TASK INPUTS section start

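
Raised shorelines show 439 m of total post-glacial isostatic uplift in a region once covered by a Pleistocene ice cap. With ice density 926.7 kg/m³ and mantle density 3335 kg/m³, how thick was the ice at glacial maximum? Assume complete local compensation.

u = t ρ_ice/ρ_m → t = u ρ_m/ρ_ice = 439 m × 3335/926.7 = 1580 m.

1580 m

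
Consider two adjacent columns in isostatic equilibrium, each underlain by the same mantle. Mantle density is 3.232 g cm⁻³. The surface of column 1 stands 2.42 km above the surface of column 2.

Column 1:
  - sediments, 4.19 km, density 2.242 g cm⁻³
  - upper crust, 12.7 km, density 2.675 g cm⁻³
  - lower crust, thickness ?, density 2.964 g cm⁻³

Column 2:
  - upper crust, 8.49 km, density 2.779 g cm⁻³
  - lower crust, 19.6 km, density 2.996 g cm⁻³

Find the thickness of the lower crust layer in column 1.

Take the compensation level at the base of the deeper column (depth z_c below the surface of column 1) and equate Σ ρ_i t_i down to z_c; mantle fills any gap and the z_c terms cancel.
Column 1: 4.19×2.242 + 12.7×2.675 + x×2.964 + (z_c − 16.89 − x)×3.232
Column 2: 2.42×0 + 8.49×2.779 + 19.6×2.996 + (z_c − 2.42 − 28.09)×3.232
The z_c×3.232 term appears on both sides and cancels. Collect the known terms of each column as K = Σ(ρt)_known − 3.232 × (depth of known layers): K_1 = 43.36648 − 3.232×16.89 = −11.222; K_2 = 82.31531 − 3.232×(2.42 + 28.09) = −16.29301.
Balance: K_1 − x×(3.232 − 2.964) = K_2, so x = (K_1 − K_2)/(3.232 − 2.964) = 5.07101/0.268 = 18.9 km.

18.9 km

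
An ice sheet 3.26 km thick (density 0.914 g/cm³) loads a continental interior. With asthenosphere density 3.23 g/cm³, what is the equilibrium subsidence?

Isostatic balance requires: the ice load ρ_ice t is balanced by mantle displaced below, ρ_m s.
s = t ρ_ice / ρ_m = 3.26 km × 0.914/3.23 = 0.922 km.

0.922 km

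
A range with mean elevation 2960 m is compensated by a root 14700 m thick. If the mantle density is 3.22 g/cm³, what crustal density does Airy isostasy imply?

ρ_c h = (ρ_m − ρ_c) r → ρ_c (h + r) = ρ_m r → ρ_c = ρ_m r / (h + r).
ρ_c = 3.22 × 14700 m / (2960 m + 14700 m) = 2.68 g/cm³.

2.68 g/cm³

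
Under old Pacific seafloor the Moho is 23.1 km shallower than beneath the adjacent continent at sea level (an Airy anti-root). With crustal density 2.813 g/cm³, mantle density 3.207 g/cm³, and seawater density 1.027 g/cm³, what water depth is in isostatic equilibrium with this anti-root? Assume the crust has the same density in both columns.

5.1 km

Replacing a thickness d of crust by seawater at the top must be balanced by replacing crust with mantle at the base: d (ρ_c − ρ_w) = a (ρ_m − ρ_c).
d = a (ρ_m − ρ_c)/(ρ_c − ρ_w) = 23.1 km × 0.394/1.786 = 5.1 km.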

TASK INPUTS section end

◆ **WHAT THE EXERCISE ASKS**: Which lines of the entries above contain the string "upper"? Copy each one.

◆ **FINISHED TASK**:
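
  - upper crust, 12.7 km, density 2.675 g cm⁻³
  - upper crust, 8.49 km, density 2.779 g cm⁻³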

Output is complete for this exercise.